### GOAL OF THE EXERCISE
Report every line of the records beneath this task that holds the string "variable".

------------------------------------------------------------------------

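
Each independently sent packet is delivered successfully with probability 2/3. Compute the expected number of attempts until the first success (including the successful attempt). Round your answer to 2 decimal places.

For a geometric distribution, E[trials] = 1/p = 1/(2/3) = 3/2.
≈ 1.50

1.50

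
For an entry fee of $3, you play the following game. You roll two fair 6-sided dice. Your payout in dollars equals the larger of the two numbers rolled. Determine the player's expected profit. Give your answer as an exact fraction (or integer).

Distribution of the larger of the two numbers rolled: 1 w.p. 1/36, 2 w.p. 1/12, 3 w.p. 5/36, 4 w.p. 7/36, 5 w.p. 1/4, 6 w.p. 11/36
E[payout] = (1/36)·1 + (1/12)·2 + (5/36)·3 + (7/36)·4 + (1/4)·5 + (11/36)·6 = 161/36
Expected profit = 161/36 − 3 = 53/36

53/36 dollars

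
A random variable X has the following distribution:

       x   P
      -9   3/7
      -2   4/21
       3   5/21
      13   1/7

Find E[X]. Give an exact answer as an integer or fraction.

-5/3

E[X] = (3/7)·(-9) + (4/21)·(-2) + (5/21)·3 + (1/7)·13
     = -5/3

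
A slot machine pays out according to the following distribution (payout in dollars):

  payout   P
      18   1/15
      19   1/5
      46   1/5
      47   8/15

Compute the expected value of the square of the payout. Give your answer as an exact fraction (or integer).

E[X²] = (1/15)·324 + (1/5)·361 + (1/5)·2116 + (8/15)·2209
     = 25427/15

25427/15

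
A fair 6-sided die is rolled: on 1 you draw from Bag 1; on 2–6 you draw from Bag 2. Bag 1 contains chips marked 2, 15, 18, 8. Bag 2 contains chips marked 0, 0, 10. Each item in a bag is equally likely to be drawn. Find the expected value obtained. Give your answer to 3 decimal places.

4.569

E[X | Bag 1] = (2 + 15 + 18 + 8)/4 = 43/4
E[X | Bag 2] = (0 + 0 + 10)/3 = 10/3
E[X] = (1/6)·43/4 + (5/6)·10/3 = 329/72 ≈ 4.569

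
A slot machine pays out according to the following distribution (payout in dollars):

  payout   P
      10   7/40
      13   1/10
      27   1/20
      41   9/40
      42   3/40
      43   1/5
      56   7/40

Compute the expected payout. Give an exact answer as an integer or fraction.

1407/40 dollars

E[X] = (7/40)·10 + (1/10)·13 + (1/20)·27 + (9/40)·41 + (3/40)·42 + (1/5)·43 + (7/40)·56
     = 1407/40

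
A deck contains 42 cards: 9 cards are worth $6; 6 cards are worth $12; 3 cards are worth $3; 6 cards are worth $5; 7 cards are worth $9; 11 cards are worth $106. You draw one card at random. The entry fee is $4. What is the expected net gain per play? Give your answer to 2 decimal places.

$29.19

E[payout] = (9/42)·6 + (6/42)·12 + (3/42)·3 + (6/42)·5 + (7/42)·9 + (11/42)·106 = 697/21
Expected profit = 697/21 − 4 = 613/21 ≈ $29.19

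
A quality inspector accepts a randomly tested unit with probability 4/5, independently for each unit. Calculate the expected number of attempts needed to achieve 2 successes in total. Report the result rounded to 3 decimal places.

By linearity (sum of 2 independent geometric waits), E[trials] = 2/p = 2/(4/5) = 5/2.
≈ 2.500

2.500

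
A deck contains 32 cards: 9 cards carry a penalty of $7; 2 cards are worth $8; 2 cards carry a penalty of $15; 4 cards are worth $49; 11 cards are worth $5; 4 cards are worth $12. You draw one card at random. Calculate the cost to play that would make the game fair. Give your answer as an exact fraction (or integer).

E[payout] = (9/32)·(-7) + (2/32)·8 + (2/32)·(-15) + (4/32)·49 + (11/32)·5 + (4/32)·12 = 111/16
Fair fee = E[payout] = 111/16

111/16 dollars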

------------------------------------------------------------------------

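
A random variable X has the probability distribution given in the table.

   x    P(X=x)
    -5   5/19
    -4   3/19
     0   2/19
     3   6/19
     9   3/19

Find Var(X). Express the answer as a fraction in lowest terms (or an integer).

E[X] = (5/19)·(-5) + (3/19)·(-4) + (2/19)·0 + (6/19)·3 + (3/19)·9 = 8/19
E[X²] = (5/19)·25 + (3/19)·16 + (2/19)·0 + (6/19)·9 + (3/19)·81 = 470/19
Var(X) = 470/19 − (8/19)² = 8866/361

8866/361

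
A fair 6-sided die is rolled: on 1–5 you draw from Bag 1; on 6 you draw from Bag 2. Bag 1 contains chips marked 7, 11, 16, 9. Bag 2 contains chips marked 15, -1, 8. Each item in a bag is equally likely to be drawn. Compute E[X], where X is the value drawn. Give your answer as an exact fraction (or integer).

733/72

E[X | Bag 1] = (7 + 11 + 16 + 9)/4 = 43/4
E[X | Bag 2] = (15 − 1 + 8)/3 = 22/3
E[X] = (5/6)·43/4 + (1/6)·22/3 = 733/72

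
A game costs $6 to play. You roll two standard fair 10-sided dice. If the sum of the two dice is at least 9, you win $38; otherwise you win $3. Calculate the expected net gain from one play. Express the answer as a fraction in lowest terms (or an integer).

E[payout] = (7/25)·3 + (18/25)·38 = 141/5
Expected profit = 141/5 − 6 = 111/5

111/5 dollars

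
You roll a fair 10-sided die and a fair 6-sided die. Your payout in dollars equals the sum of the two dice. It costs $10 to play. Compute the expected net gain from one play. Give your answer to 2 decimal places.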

------------------------------------------------------------------------

### RESPONSE TO THIS EXERCISE
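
A random variable X has the following distribution:
A random variable X has the probability distribution given in the table.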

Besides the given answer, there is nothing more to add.